ASSIGNED TASK - Transcribe the entries below exactly.

Collection entries:
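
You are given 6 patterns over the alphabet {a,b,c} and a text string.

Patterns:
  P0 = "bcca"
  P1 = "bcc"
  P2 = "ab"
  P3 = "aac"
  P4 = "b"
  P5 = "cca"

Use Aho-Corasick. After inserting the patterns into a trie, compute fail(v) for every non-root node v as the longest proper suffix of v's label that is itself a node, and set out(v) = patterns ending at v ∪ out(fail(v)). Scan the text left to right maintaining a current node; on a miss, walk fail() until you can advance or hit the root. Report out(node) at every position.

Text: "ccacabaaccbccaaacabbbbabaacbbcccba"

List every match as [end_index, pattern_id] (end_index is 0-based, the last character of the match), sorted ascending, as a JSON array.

Build:
Trie (insert patterns):
  n0 'ε': a→5 b→1 c→9
  n1 'b': c→2  ←P4
  n2 'bc': c→3
  n3 'bcc': a→4  ←P1
  n4 'bcca': ·  ←P0
  n5 'a': a→7 b→6
  n6 'ab': ·  ←P2
  n7 'aa': c→8
  n8 'aac': ·  ←P3
  n9 'c': c→10
  n10 'cc': a→11
  n11 'cca': ·  ←P5

Failure links (BFS by depth):
  n1('b'): parent n0 fail=0; on 'b' 0 → fail=0;  out {4}∪∅={4}
  n5('a'): parent n0 fail=0; on 'a' 0 → fail=0;  out ∅∪∅=∅
  n9('c'): parent n0 fail=0; on 'c' 0 → fail=0;  out ∅∪∅=∅
  n2('bc'): parent n1 fail=0; on 'c' 0 → fail=9;  out ∅∪∅=∅
  n6('ab'): parent n5 fail=0; on 'b' 0 → fail=1;  out {2}∪{4}={2,4}
  n7('aa'): parent n5 fail=0; on 'a' 0 → fail=5;  out ∅∪∅=∅
  n10('cc'): parent n9 fail=0; on 'c' 0 → fail=9;  out ∅∪∅=∅
  n3('bcc'): parent n2 fail=9; on 'c' 9 → fail=10;  out {1}∪∅={1}
  n8('aac'): parent n7 fail=5; on 'c' 5→0 → fail=9;  out {3}∪∅={3}
  n11('cca'): parent n10 fail=9; on 'a' 9→0 → fail=5;  out {5}∪∅={5}
  n4('bcca'): parent n3 fail=10; on 'a' 10 → fail=11;  out {0}∪{5}={0,5}

Run:
[0] read 'c'  n0⇒n9
[1] read 'c'  n9⇒n10
[2] read 'a'  n10⇒n11  emit P5@[0:2]
[3] read 'c'  n11⇒n9 (fail-walked)
[4] read 'a'  n9⇒n5 (fail-walked)
[5] read 'b'  n5⇒n6  emit P2@[4:5],P4@[5:5]
[6] read 'a'  n6⇒n5 (fail-walked)
[7] read 'a'  n5⇒n7
[8] read 'c'  n7⇒n8  emit P3@[6:8]
[9] read 'c'  n8⇒n10 (fail-walked)
[10] read 'b'  n10⇒n1 (fail-walked)  emit P4@[10:10]
[11] read 'c'  n1⇒n2
[12] read 'c'  n2⇒n3  emit P1@[10:12]
[13] read 'a'  n3⇒n4  emit P0@[10:13],P5@[11:13]
[14] read 'a'  n4⇒n7 (fail-walked)
[15] read 'a'  n7⇒n7 (fail-walked)
[16] read 'c'  n7⇒n8  emit P3@[14:16]
[17] read 'a'  n8⇒n5 (fail-walked)
[18] read 'b'  n5⇒n6  emit P2@[17:18],P4@[18:18]
[19] read 'b'  n6⇒n1 (fail-walked)  emit P4@[19:19]
[20] read 'b'  n1⇒n1 (fail-walked)  emit P4@[20:20]
[21] read 'b'  n1⇒n1 (fail-walked)  emit P4@[21:21]
[22] read 'a'  n1⇒n5 (fail-walked)
[23] read 'b'  n5⇒n6  emit P2@[22:23],P4@[23:23]
[24] read 'a'  n6⇒n5 (fail-walked)
[25] read 'a'  n5⇒n7
[26] read 'c'  n7⇒n8  emit P3@[24:26]
[27] read 'b'  n8⇒n1 (fail-walked)  emit P4@[27:27]
[28] read 'b'  n1⇒n1 (fail-walked)  emit P4@[28:28]
[29] read 'c'  n1⇒n2
[30] read 'c'  n2⇒n3  emit P1@[28:30]
[31] read 'c'  n3⇒n10 (fail-walked)
[32] read 'b'  n10⇒n1 (fail-walked)  emit P4@[32:32]
[33] read 'a'  n1⇒n5 (fail-walked)

Result: [[2,5],[5,2],[5,4],[8,3],[10,4],[12,1],[13,0],[13,5],[16,3],[18,2],[18,4],[19,4],[20,4],[21,4],[23,2],[23,4],[26,3],[27,4],[28,4],[30,1],[32,4]]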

YOUR SOLUTION -
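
You are given 6 patterns over the alphabet {a,b,c} and a text string.

Patterns:
  P0 = "bcca"
  P1 = "bcc"
  P2 = "ab"
  P3 = "aac"
  P4 = "b"
  P5 = "cca"

Use Aho-Corasick. After inserting the patterns into a trie, compute fail(v) for every non-root node v as the longest proper suffix of v's label that is itself a node, and set out(v) = patterns ending at v ∪ out(fail(v)). Scan the text left to right maintaining a current node; on a miss, walk fail() until you can advance or hit the root. Report out(node) at every position.

Text: "ccacabaaccbccaaacabbbbabaacbbcccba"

List every match as [end_index, pattern_id] (end_index is 0-based, the last character of the match), sorted ascending, as a JSON array.

Build:
Trie (insert patterns):
  n0 'ε': a→5 b→1 c→9
  n1 'b': c→2  ←P4
  n2 'bc': c→3
  n3 'bcc': a→4  ←P1
  n4 'bcca': ·  ←P0
  n5 'a': a→7 b→6
  n6 'ab': ·  ←P2
  n7 'aa': c→8
  n8 'aac': ·  ←P3
  n9 'c': c→10
  n10 'cc': a→11
  n11 'cca': ·  ←P5

Failure links (BFS by depth):
  n1('b'): parent n0 fail=0; on 'b' 0 → fail=0;  out {4}∪∅={4}
  n5('a'): parent n0 fail=0; on 'a' 0 → fail=0;  out ∅∪∅=∅
  n9('c'): parent n0 fail=0; on 'c' 0 → fail=0;  out ∅∪∅=∅
  n2('bc'): parent n1 fail=0; on 'c' 0 → fail=9;  out ∅∪∅=∅
  n6('ab'): parent n5 fail=0; on 'b' 0 → fail=1;  out {2}∪{4}={2,4}
  n7('aa'): parent n5 fail=0; on 'a' 0 → fail=5;  out ∅∪∅=∅
  n10('cc'): parent n9 fail=0; on 'c' 0 → fail=9;  out ∅∪∅=∅
  n3('bcc'): parent n2 fail=9; on 'c' 9 → fail=10;  out {1}∪∅={1}
  n8('aac'): parent n7 fail=5; on 'c' 5→0 → fail=9;  out {3}∪∅={3}
  n11('cca'): parent n10 fail=9; on 'a' 9→0 → fail=5;  out {5}∪∅={5}
  n4('bcca'): parent n3 fail=10; on 'a' 10 → fail=11;  out {0}∪{5}={0,5}

Run:
[0] read 'c'  n0⇒n9
[1] read 'c'  n9⇒n10
[2] read 'a'  n10⇒n11  emit P5@[0:2]
[3] read 'c'  n11⇒n9 (fail-walked)
[4] read 'a'  n9⇒n5 (fail-walked)
[5] read 'b'  n5⇒n6  emit P2@[4:5],P4@[5:5]
[6] read 'a'  n6⇒n5 (fail-walked)
[7] read 'a'  n5⇒n7
[8] read 'c'  n7⇒n8  emit P3@[6:8]
[9] read 'c'  n8⇒n10 (fail-walked)
[10] read 'b'  n10⇒n1 (fail-walked)  emit P4@[10:10]
[11] read 'c'  n1⇒n2
[12] read 'c'  n2⇒n3  emit P1@[10:12]
[13] read 'a'  n3⇒n4  emit P0@[10:13],P5@[11:13]
[14] read 'a'  n4⇒n7 (fail-walked)
[15] read 'a'  n7⇒n7 (fail-walked)
[16] read 'c'  n7⇒n8  emit P3@[14:16]
[17] read 'a'  n8⇒n5 (fail-walked)
[18] read 'b'  n5⇒n6  emit P2@[17:18],P4@[18:18]
[19] read 'b'  n6⇒n1 (fail-walked)  emit P4@[19:19]
[20] read 'b'  n1⇒n1 (fail-walked)  emit P4@[20:20]
[21] read 'b'  n1⇒n1 (fail-walked)  emit P4@[21:21]
[22] read 'a'  n1⇒n5 (fail-walked)
[23] read 'b'  n5⇒n6  emit P2@[22:23],P4@[23:23]
[24] read 'a'  n6⇒n5 (fail-walked)
[25] read 'a'  n5⇒n7
[26] read 'c'  n7⇒n8  emit P3@[24:26]
[27] read 'b'  n8⇒n1 (fail-walked)  emit P4@[27:27]
[28] read 'b'  n1⇒n1 (fail-walked)  emit P4@[28:28]
[29] read 'c'  n1⇒n2
[30] read 'c'  n2⇒n3  emit P1@[28:30]
[31] read 'c'  n3⇒n10 (fail-walked)
[32] read 'b'  n10⇒n1 (fail-walked)  emit P4@[32:32]
[33] read 'a'  n1⇒n5 (fail-walked)

Result: [[2,5],[5,2],[5,4],[8,3],[10,4],[12,1],[13,0],[13,5],[16,3],[18,2],[18,4],[19,4],[20,4],[21,4],[23,2],[23,4],[26,3],[27,4],[28,4],[30,1],[32,4]]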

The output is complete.